§ **Exercise prompt**
From the first line onward, reproduce the records exactly; the final line to include is the one holding "b2: h = 7; c = 2; if h goto b3 else b4".

------------------------------------------------------------

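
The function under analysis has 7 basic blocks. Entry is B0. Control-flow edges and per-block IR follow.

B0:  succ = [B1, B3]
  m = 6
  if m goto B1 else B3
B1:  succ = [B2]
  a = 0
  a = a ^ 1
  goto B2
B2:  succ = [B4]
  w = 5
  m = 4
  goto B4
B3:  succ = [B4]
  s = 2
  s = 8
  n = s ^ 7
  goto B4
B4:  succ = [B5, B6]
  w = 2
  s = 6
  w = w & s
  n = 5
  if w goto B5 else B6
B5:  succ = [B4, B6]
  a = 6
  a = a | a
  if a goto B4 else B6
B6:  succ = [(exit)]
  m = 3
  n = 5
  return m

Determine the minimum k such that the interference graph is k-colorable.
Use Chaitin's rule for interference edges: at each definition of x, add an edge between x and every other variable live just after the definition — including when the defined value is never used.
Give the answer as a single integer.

Answer: 2

Derivation:
Block summaries:
  B0: {m} / ∅
  B1: {a} / ∅
  B2: {m,w} / ∅
  B3: {n,s} / ∅
  B4: {n,s,w} / ∅
  B5: {a} / ∅
  B6: {m,n} / ∅

Backward fixpoint:
  B0 li=∅ lo=∅
  B1 li=∅ lo=∅
  B2 li=∅ lo=∅
  B3 li=∅ lo=∅
  B4 li=∅ lo=∅
  B5 li=∅ lo=∅
  B6 li=∅ lo=∅

Interference:
  a: ∅
  m: {n}
  n: {m,w}
  s: {w}
  w: {n,s}

Registers:
  {m,n} pairwise interfere (2-clique) ⇒ χ ≥ 2
  2-colouring: r0={a,n,s}  r1={m,w}
  χ = 2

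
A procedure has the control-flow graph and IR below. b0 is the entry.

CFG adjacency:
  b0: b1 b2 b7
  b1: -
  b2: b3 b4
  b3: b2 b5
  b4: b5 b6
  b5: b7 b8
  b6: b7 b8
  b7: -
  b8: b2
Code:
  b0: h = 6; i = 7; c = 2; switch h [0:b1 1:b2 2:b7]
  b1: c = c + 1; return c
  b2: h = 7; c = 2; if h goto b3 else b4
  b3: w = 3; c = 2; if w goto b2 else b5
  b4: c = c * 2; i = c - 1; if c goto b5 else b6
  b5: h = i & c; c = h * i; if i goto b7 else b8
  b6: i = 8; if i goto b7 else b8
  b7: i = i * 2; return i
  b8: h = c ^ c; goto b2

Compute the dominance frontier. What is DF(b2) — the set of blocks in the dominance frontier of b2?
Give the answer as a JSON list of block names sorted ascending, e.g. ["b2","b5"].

idom tree: b1←b0 b2←b0 b3←b2 b4←b2 b5←b2 b6←b4 b7←b0 b8←b2
Dom at joins:
  b2: preds {b0,b3,b8}: {b0} ∩ {b0,b2,b3} ∩ {b0,b2,b8} = {b0}; idom=b0
  b5: preds {b3,b4}: {b0,b2,b3} ∩ {b0,b2,b4} = {b0,b2}; idom=b2
  b7: preds {b0,b5,b6}: {b0} ∩ {b0,b2,b5} ∩ {b0,b2,b4,b6} = {b0}; idom=b0
  b8: preds {b5,b6}: {b0,b2,b5} ∩ {b0,b2,b4,b6} = {b0,b2}; idom=b2

DF walk-up:
  b2←b0: walk · to b0
  b2←b3: walk b3→b2 to b0
  b2←b8: walk b8→b2 to b0
  b5←b3: walk b3 to b2
  b5←b4: walk b4 to b2
  b7←b0: walk · to b0
  b7←b5: walk b5→b2 to b0
  b7←b6: walk b6→b4→b2 to b0
  b8←b5: walk b5 to b2
  b8←b6: walk b6→b4 to b2
  b0 → ∅
  b1 → ∅
  b2 → {b2,b7}
  b3 → {b2,b5}
  b4 → {b5,b7,b8}
  b5 → {b7,b8}
  b6 → {b7,b8}
  b7 → ∅
  b8 → {b2}

DF(b2) = ["b2", "b7"]

Answer: ["b2", "b7"]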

------------------------------------------------------------

§ **Exercise answer**
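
The function under analysis has 7 basic blocks. Entry is B0. Control-flow edges and per-block IR follow.

B0:  succ = [B1, B3]
  m = 6
  if m goto B1 else B3
B1:  succ = [B2]
  a = 0
  a = a ^ 1
  goto B2
B2:  succ = [B4]
  w = 5
  m = 4
  goto B4
B3:  succ = [B4]
  s = 2
  s = 8
  n = s ^ 7
  goto B4
B4:  succ = [B5, B6]
  w = 2
  s = 6
  w = w & s
  n = 5
  if w goto B5 else B6
B5:  succ = [B4, B6]
  a = 6
  a = a | a
  if a goto B4 else B6
B6:  succ = [(exit)]
  m = 3
  n = 5
  return m

Determine the minimum k such that the interference graph is k-colorable.
Use Chaitin's rule for interference edges: at each definition of x, add an edge between x and every other variable live just after the definition — including when the defined value is never used.
Give the answer as a single integer.

Answer: 2

Derivation:
Block summaries:
  B0: {m} / ∅
  B1: {a} / ∅
  B2: {m,w} / ∅
  B3: {n,s} / ∅
  B4: {n,s,w} / ∅
  B5: {a} / ∅
  B6: {m,n} / ∅

Backward fixpoint:
  B0 li=∅ lo=∅
  B1 li=∅ lo=∅
  B2 li=∅ lo=∅
  B3 li=∅ lo=∅
  B4 li=∅ lo=∅
  B5 li=∅ lo=∅
  B6 li=∅ lo=∅

Interference:
  a: ∅
  m: {n}
  n: {m,w}
  s: {w}
  w: {n,s}

Registers:
  {m,n} pairwise interfere (2-clique) ⇒ χ ≥ 2
  2-colouring: r0={a,n,s}  r1={m,w}
  χ = 2

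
A procedure has the control-flow graph and IR below. b0 is the entry.

CFG adjacency:
  b0: b1 b2 b7
  b1: -
  b2: b3 b4
  b3: b2 b5
  b4: b5 b6
  b5: b7 b8
  b6: b7 b8
  b7: -
  b8: b2
Code:
  b0: h = 6; i = 7; c = 2; switch h [0:b1 1:b2 2:b7]
  b1: c = c + 1; return c
  b2: h = 7; c = 2; if h goto b3 else b4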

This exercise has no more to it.